**EXERCISE MATERIAL**:
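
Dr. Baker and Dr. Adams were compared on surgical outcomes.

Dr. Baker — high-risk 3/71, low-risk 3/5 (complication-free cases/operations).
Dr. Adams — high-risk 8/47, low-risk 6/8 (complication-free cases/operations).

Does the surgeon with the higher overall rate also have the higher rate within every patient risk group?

High-risk: Dr. Baker 3/71 = 4.2%, Dr. Adams 8/47 = 17.0% → Dr. Adams
Low-risk: Dr. Baker 3/5 = 60.0%, Dr. Adams 6/8 = 75.0% → Dr. Adams
Overall: Dr. Baker 6/76 = 7.9%, Dr. Adams 14/55 = 25.5% → Dr. Adams
Dr. Adams wins overall and in every patient risk group — no reversal.

Yes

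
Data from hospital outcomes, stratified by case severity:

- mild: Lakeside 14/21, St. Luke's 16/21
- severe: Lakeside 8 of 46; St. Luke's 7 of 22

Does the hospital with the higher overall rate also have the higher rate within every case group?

Yes

Mild: Lakeside 14/21 = 66.7%, St. Luke's 16/21 = 76.2% → St. Luke's
Severe: Lakeside 8/46 = 17.4%, St. Luke's 7/22 = 31.8% → St. Luke's
Overall: Lakeside 22/67 = 32.8%, St. Luke's 23/43 = 53.5% → St. Luke's
St. Luke's wins overall and in every case group — no reversal.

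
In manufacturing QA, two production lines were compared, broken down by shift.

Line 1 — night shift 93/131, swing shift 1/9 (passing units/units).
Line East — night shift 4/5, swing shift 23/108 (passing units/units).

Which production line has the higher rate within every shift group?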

**ASSIGNMENT**:
Everything from the line that has "- mild: Lakeside 14/21, St. Luke's 16/21" to the final line above should be retyped exactly, and nothing else.

**RESULT OF THIS TASK**:
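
- mild: Lakeside 14/21, St. Luke's 16/21
- severe: Lakeside 8 of 46; St. Luke's 7 of 22

Does the hospital with the higher overall rate also have the higher rate within every case group?

Yes

Mild: Lakeside 14/21 = 66.7%, St. Luke's 16/21 = 76.2% → St. Luke's
Severe: Lakeside 8/46 = 17.4%, St. Luke's 7/22 = 31.8% → St. Luke's
Overall: Lakeside 22/67 = 32.8%, St. Luke's 23/43 = 53.5% → St. Luke's
St. Luke's wins overall and in every case group — no reversal.

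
In manufacturing QA, two production lines were compared, broken down by shift.

Line 1 — night shift 93/131, swing shift 1/9 (passing units/units).
Line East — night shift 4/5, swing shift 23/108 (passing units/units).

Which production line has the higher rate within every shift group?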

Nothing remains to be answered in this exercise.